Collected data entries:
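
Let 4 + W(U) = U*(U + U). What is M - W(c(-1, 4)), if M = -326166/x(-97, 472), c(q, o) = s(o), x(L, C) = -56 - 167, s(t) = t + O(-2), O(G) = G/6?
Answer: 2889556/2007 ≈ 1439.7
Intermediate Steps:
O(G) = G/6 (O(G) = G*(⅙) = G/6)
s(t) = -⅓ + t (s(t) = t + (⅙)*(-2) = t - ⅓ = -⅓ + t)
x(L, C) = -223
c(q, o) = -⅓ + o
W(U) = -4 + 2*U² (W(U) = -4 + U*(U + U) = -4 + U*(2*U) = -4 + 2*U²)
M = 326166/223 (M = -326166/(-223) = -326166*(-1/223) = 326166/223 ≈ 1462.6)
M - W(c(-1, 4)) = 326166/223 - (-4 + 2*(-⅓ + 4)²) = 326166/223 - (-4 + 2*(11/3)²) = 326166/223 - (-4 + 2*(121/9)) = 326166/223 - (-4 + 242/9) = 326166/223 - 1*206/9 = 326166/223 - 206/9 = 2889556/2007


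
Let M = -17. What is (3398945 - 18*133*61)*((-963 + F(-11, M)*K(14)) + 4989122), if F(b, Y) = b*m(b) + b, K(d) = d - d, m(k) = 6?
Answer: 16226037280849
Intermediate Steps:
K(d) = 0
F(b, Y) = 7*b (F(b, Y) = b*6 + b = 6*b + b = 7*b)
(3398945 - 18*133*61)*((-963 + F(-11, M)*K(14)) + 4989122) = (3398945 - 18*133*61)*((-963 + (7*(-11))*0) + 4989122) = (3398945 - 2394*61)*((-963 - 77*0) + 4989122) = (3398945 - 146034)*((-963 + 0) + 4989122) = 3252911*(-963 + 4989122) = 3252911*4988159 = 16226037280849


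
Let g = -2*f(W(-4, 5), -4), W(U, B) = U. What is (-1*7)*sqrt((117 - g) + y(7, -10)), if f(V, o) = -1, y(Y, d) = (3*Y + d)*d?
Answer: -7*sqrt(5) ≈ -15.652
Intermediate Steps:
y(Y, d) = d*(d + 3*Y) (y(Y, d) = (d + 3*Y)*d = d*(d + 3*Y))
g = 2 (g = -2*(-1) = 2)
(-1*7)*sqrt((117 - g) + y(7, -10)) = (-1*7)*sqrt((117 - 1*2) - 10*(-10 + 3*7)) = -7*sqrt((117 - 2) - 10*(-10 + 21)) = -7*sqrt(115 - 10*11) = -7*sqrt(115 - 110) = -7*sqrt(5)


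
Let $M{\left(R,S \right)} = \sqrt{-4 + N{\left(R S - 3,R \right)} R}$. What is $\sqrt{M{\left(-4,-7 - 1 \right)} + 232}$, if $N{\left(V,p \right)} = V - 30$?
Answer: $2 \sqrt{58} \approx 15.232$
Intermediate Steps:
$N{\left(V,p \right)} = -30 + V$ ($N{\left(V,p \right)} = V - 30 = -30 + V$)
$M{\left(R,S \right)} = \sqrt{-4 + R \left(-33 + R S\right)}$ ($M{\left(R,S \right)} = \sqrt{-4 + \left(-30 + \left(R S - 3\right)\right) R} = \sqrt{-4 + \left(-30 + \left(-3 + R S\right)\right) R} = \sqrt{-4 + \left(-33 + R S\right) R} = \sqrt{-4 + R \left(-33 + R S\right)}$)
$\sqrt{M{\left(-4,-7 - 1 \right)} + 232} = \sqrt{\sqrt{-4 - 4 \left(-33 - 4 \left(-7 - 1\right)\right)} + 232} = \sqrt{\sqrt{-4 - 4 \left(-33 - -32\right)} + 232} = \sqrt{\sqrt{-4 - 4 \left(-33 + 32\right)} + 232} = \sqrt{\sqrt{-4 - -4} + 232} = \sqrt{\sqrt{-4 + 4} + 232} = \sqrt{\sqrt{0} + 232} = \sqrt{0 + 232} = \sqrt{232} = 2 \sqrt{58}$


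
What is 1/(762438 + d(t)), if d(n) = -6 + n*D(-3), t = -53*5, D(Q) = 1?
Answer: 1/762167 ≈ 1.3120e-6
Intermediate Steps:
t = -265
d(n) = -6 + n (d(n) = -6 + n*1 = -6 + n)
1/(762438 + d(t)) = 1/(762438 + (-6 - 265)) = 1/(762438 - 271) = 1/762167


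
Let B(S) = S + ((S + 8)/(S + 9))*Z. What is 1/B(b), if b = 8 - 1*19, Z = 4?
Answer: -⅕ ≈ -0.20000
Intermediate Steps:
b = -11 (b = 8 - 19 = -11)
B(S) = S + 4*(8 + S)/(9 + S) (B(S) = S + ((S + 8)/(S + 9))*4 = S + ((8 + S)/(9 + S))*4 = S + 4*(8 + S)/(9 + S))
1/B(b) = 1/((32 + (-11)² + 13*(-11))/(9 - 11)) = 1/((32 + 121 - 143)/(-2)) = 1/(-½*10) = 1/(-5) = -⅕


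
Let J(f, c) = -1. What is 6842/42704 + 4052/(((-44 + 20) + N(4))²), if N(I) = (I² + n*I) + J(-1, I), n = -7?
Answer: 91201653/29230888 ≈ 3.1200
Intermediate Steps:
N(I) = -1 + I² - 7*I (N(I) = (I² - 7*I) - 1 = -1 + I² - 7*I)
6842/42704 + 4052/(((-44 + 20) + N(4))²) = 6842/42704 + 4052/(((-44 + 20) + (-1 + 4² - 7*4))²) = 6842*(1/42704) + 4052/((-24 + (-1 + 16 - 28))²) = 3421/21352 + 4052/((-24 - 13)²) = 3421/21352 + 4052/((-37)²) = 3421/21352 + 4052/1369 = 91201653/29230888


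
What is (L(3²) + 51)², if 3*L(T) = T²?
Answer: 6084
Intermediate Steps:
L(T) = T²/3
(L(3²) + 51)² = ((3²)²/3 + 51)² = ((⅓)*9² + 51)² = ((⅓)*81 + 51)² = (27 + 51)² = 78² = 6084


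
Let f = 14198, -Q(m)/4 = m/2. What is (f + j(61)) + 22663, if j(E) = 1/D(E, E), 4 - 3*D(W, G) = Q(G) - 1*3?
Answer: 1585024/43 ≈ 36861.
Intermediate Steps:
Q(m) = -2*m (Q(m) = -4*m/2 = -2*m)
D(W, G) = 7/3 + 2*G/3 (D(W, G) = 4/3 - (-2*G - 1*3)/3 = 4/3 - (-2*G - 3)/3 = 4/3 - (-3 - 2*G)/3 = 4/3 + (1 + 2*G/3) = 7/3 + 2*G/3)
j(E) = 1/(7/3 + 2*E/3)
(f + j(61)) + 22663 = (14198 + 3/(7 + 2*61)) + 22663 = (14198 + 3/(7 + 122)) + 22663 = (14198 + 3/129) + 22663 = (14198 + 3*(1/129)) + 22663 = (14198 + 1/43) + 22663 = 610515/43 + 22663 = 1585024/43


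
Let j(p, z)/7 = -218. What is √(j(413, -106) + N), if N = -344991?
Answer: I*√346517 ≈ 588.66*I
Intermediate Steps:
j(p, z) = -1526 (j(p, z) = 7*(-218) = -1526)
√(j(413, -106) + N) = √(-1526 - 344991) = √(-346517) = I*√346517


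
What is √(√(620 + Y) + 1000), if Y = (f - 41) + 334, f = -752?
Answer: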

...

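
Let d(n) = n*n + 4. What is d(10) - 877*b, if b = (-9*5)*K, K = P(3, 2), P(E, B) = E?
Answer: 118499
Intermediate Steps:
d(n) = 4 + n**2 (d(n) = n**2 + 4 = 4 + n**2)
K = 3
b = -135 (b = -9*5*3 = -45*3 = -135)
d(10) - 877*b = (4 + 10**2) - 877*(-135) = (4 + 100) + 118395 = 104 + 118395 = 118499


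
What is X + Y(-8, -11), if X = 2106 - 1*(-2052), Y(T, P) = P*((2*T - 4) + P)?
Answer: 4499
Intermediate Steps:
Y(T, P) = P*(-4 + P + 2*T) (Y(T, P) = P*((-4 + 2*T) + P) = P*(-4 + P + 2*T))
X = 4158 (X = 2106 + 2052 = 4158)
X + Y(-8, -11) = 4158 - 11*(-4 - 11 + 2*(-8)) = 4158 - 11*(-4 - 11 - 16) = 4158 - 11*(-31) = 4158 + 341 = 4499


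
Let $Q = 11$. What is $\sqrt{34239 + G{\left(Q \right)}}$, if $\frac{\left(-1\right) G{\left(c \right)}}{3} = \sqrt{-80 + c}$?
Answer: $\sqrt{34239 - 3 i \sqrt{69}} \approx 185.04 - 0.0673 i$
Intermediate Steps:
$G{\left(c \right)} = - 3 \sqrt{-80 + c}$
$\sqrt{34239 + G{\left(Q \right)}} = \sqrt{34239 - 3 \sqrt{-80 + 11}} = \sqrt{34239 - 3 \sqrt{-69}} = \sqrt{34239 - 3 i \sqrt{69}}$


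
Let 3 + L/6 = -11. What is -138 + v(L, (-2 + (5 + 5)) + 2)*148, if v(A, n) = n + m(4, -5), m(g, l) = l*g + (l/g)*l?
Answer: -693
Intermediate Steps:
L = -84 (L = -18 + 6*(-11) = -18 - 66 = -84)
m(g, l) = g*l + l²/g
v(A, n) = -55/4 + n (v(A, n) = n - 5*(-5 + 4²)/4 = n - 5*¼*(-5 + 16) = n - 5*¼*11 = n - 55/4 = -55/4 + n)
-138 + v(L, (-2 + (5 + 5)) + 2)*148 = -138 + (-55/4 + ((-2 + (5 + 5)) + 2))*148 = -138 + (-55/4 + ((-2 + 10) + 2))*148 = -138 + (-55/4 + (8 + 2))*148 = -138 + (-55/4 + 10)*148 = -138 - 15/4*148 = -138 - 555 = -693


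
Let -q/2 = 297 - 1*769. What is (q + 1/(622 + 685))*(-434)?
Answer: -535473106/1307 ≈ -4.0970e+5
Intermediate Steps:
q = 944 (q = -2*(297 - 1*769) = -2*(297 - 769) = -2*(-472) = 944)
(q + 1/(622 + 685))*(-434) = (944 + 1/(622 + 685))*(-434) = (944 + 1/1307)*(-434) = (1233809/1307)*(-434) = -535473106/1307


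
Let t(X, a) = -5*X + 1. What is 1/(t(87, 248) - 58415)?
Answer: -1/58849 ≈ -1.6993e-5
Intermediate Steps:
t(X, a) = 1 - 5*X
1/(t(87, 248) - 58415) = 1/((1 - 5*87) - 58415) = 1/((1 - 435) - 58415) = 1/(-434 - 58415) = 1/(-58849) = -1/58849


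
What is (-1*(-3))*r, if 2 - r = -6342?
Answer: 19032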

— WHAT IS NEEDED —
Starting at the line that contains "Let 4 + W(U)" and stopping after the line that contains "Answer: -7*sqrt(5) ≈ -15.652", write out every line exactly as it appears above, and no other line.

— REPLY —
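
Let 4 + W(U) = U*(U + U). What is M - W(c(-1, 4)), if M = -326166/x(-97, 472), c(q, o) = s(o), x(L, C) = -56 - 167, s(t) = t + O(-2), O(G) = G/6?
Answer: 2889556/2007 ≈ 1439.7
Intermediate Steps:
O(G) = G/6 (O(G) = G*(⅙) = G/6)
s(t) = -⅓ + t (s(t) = t + (⅙)*(-2) = t - ⅓ = -⅓ + t)
x(L, C) = -223
c(q, o) = -⅓ + o
W(U) = -4 + 2*U² (W(U) = -4 + U*(U + U) = -4 + U*(2*U) = -4 + 2*U²)
M = 326166/223 (M = -326166/(-223) = -326166*(-1/223) = 326166/223 ≈ 1462.6)
M - W(c(-1, 4)) = 326166/223 - (-4 + 2*(-⅓ + 4)²) = 326166/223 - (-4 + 2*(11/3)²) = 326166/223 - (-4 + 2*(121/9)) = 326166/223 - (-4 + 242/9) = 326166/223 - 1*206/9 = 326166/223 - 206/9 = 2889556/2007


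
Let M = -17. What is (3398945 - 18*133*61)*((-963 + F(-11, M)*K(14)) + 4989122), if F(b, Y) = b*m(b) + b, K(d) = d - d, m(k) = 6?
Answer: 16226037280849
Intermediate Steps:
K(d) = 0
F(b, Y) = 7*b (F(b, Y) = b*6 + b = 6*b + b = 7*b)
(3398945 - 18*133*61)*((-963 + F(-11, M)*K(14)) + 4989122) = (3398945 - 18*133*61)*((-963 + (7*(-11))*0) + 4989122) = (3398945 - 2394*61)*((-963 - 77*0) + 4989122) = (3398945 - 146034)*((-963 + 0) + 4989122) = 3252911*(-963 + 4989122) = 3252911*4988159 = 16226037280849


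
Let g = -2*f(W(-4, 5), -4), W(U, B) = U. What is (-1*7)*sqrt((117 - g) + y(7, -10)), if f(V, o) = -1, y(Y, d) = (3*Y + d)*d?
Answer: -7*sqrt(5) ≈ -15.652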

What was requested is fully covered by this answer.